(Records begins)
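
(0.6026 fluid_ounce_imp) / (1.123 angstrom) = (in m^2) 1.525e+05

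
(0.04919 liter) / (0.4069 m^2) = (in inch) 0.004759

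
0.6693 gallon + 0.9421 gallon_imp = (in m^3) 0.006816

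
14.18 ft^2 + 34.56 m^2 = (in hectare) 0.003588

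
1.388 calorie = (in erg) 5.807e+07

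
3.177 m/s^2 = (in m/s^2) 3.177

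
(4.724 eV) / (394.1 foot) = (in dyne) 6.301e-16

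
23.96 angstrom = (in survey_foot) 7.861e-09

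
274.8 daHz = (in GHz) 2.748e-06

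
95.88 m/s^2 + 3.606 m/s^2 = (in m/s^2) 99.49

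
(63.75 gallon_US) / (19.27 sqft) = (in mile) 8.376e-05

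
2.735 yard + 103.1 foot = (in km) 0.03393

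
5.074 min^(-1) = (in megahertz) 8.457e-08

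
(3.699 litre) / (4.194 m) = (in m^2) 0.000882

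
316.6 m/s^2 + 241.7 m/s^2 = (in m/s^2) 558.3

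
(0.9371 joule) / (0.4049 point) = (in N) 6561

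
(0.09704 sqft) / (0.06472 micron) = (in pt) 3.949e+08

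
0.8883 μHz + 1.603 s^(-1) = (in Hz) 1.603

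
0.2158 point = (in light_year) 8.047e-21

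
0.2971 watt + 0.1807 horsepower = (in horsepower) 0.1811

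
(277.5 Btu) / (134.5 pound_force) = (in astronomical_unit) 3.271e-09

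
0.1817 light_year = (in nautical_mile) 9.282e+11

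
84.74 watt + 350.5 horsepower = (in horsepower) 350.6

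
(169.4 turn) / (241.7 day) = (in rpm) 0.0004867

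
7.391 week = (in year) 0.1417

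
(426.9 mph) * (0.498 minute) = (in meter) 5702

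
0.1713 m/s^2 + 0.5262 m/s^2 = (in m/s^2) 0.6975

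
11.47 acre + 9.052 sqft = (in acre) 11.47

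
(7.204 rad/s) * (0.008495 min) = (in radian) 3.672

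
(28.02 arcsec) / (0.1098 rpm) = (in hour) 3.282e-06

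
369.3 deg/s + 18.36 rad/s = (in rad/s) 24.81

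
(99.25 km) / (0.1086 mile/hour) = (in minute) 3.407e+04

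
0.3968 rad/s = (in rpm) 3.789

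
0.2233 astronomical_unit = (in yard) 3.653e+10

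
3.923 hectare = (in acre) 9.694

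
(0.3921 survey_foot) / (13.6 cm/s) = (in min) 0.01465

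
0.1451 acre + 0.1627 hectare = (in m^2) 2214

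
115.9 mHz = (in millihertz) 115.9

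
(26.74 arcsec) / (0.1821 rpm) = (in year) 2.156e-10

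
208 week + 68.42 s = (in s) 1.258e+08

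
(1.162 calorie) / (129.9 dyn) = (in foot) 1.228e+04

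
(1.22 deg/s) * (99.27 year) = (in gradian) 4.244e+09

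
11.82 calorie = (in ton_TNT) 1.182e-08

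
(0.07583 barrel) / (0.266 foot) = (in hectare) 1.487e-05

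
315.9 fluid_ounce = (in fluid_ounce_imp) 328.8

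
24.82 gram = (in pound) 0.05472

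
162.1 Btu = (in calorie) 4.088e+04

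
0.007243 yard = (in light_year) 7.001e-19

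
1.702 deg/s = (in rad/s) 0.02971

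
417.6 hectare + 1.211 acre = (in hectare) 418.1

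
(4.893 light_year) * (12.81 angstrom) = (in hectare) 5930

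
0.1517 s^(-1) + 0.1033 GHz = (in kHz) 1.033e+05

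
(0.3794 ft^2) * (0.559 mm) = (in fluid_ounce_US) 0.6662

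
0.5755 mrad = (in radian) 0.0005755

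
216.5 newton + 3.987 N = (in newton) 220.5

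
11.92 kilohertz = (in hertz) 1.192e+04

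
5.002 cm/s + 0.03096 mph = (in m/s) 0.06386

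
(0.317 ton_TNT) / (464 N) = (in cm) 2.858e+08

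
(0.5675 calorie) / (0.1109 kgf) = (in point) 6189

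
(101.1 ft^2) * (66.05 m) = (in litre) 6.204e+05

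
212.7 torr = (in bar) 0.2836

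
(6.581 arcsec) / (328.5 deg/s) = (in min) 9.275e-08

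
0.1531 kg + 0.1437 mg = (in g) 153.1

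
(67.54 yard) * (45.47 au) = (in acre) 1.038e+11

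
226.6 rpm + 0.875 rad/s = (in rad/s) 24.6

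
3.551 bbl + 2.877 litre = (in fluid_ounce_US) 1.919e+04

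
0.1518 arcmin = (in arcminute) 0.1518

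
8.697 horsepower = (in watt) 6485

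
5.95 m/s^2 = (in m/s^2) 5.95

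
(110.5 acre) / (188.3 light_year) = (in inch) 9.883e-12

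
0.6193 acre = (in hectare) 0.2506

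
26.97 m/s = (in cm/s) 2697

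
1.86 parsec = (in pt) 1.627e+20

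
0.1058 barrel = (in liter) 16.82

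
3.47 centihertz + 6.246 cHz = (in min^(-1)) 5.83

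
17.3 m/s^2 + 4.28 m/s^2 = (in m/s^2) 21.58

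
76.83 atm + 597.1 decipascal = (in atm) 76.83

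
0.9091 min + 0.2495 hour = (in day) 0.01103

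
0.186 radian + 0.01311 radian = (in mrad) 199.1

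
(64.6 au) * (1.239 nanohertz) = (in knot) 2.328e+04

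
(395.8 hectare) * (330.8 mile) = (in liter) 2.107e+15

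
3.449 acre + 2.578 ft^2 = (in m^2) 1.396e+04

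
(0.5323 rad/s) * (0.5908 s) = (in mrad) 314.5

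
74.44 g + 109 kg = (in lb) 240.5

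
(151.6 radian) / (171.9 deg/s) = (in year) 1.602e-06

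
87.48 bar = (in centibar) 8748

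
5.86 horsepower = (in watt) 4370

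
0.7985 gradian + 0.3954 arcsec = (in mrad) 12.54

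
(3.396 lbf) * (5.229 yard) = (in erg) 7.223e+08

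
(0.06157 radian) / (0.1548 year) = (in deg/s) 7.226e-07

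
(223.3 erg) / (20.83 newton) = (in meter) 1.072e-06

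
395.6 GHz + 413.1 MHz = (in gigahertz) 396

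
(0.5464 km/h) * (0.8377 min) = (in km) 0.007629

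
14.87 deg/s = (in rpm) 2.478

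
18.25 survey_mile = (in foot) 9.636e+04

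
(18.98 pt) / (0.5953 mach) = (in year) 1.047e-12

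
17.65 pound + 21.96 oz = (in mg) 8.628e+06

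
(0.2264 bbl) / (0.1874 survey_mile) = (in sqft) 0.001285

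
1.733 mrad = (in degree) 0.09929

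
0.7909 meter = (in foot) 2.595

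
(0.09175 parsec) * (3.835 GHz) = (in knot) 2.11e+25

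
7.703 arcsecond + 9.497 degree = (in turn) 0.02639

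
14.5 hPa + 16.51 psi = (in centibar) 115.3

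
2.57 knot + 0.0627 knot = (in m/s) 1.354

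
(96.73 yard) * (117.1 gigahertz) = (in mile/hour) 2.317e+13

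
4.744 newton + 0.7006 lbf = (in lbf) 1.767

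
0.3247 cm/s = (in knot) 0.006312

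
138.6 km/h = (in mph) 86.12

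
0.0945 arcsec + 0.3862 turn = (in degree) 139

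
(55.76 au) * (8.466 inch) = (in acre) 4.432e+08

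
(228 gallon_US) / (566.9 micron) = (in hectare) 0.1522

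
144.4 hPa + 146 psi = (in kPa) 1021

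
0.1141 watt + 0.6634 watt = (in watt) 0.7775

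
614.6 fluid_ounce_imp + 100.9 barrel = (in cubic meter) 16.06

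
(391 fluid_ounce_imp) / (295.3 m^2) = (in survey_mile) 2.338e-08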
(Records ends)
# [What you should do]
Find the line with "4.744 newton + 0.7006 lbf = (in lbf) 1.767" in the material above. Reproduce it and each line after it up to and including the line with "(228 gallon_US) /".

# [Exercise result]
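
4.744 newton + 0.7006 lbf = (in lbf) 1.767

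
0.3247 cm/s = (in knot) 0.006312

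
138.6 km/h = (in mph) 86.12

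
0.0945 arcsec + 0.3862 turn = (in degree) 139

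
(55.76 au) * (8.466 inch) = (in acre) 4.432e+08

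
(228 gallon_US) / (566.9 micron) = (in hectare) 0.1522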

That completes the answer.